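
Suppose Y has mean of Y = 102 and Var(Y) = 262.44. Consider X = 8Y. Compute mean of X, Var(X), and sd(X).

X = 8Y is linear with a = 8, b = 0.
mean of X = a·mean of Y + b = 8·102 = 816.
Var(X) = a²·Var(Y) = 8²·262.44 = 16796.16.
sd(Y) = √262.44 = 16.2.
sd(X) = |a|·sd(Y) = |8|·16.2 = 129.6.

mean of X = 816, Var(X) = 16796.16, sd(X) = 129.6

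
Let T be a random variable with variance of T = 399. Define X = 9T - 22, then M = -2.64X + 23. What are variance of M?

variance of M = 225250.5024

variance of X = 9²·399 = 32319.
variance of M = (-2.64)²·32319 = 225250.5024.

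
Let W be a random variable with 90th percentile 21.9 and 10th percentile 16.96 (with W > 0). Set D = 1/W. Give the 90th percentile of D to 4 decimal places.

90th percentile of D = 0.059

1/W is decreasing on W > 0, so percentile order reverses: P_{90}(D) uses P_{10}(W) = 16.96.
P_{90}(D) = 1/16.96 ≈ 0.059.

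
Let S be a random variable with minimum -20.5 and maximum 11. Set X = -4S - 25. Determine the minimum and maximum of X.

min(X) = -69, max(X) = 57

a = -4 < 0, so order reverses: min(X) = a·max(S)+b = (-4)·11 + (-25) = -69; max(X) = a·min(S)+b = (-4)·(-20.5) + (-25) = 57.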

__________________________________________________

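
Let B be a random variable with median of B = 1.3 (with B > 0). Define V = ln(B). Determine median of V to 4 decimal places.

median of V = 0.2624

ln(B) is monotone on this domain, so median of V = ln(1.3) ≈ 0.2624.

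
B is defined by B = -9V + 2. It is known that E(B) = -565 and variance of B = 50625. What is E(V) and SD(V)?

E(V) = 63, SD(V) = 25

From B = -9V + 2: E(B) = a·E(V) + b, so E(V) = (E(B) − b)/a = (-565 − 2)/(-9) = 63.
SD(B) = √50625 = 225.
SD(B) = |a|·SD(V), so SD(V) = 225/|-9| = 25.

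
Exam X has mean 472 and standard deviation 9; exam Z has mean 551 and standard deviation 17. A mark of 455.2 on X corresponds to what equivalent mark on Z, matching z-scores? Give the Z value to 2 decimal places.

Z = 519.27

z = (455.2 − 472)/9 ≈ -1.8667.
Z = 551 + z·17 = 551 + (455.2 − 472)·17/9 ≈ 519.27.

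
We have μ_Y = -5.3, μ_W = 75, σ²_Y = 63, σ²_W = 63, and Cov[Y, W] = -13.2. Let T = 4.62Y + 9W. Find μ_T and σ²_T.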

__________________________________________________

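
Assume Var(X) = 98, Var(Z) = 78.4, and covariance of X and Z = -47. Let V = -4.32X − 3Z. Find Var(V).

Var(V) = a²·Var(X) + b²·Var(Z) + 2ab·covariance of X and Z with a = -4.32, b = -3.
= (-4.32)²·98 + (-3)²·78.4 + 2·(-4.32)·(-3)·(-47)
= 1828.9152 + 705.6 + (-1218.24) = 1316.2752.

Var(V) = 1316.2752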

__________________________________________________

Your task: Look in the material above for the line with "Exam X has mean" and the line with "We have μ_Y", and transcribe exactly those lines and all lines between them, nothing more.

Task output:
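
Exam X has mean 472 and standard deviation 9; exam Z has mean 551 and standard deviation 17. A mark of 455.2 on X corresponds to what equivalent mark on Z, matching z-scores? Give the Z value to 2 decimal places.

Z = 519.27

z = (455.2 − 472)/9 ≈ -1.8667.
Z = 551 + z·17 = 551 + (455.2 − 472)·17/9 ≈ 519.27.

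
We have μ_Y = -5.3, μ_W = 75, σ²_Y = 63, σ²_W = 63, and Cov[Y, W] = -13.2. Let T = 4.62Y + 9W. Find μ_T and σ²_T.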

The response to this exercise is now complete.